What to work on: Please write out the records exactly.
● ● ●
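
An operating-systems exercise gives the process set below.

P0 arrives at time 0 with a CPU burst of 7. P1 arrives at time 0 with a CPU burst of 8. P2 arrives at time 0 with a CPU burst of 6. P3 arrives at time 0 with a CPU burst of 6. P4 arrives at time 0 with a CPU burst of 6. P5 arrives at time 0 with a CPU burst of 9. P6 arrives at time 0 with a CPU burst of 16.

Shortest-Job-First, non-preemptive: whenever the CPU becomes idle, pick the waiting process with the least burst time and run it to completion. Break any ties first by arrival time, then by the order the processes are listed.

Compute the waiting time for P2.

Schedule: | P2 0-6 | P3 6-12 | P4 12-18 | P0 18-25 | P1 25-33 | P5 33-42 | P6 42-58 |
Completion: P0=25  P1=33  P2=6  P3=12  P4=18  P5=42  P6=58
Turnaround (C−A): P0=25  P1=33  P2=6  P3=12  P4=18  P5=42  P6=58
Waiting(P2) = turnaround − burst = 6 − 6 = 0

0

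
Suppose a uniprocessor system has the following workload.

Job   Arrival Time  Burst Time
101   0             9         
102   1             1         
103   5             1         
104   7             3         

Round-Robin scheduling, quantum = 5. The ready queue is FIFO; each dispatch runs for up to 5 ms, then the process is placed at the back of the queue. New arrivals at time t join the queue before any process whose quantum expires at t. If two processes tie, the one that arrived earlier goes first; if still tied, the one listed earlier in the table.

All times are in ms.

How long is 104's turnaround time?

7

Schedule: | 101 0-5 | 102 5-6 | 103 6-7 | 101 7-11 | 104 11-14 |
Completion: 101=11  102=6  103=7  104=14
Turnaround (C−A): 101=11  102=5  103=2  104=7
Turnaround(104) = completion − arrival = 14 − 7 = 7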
● ● ●
Answer area:
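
An operating-systems exercise gives the process set below.

P0 arrives at time 0 with a CPU burst of 7. P1 arrives at time 0 with a CPU burst of 8. P2 arrives at time 0 with a CPU burst of 6. P3 arrives at time 0 with a CPU burst of 6. P4 arrives at time 0 with a CPU burst of 6. P5 arrives at time 0 with a CPU burst of 9. P6 arrives at time 0 with a CPU burst of 16.

Shortest-Job-First, non-preemptive: whenever the CPU becomes idle, pick the waiting process with the least burst time and run it to completion. Break any ties first by arrival time, then by the order the processes are listed.

Compute the waiting time for P2.

Schedule: | P2 0-6 | P3 6-12 | P4 12-18 | P0 18-25 | P1 25-33 | P5 33-42 | P6 42-58 |
Completion: P0=25  P1=33  P2=6  P3=12  P4=18  P5=42  P6=58
Turnaround (C−A): P0=25  P1=33  P2=6  P3=12  P4=18  P5=42  P6=58
Waiting(P2) = turnaround − burst = 6 − 6 = 0

0

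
Suppose a uniprocessor system has the following workload.

Job   Arrival Time  Burst Time
101   0             9         
102   1             1         
103   5             1         
104   7             3         

Round-Robin scheduling, quantum = 5. The ready queue is FIFO; each dispatch runs for up to 5 ms, then the process is placed at the back of the queue. New arrivals at time t join the queue before any process whose quantum expires at t. If two processes tie, the one that arrived earlier goes first; if still tied, the one listed earlier in the table.

All times are in ms.

How long is 104's turnaround time?

7

Schedule: | 101 0-5 | 102 5-6 | 103 6-7 | 101 7-11 | 104 11-14 |
Completion: 101=11  102=6  103=7  104=14
Turnaround (C−A): 101=11  102=5  103=2  104=7
Turnaround(104) = completion − arrival = 14 − 7 = 7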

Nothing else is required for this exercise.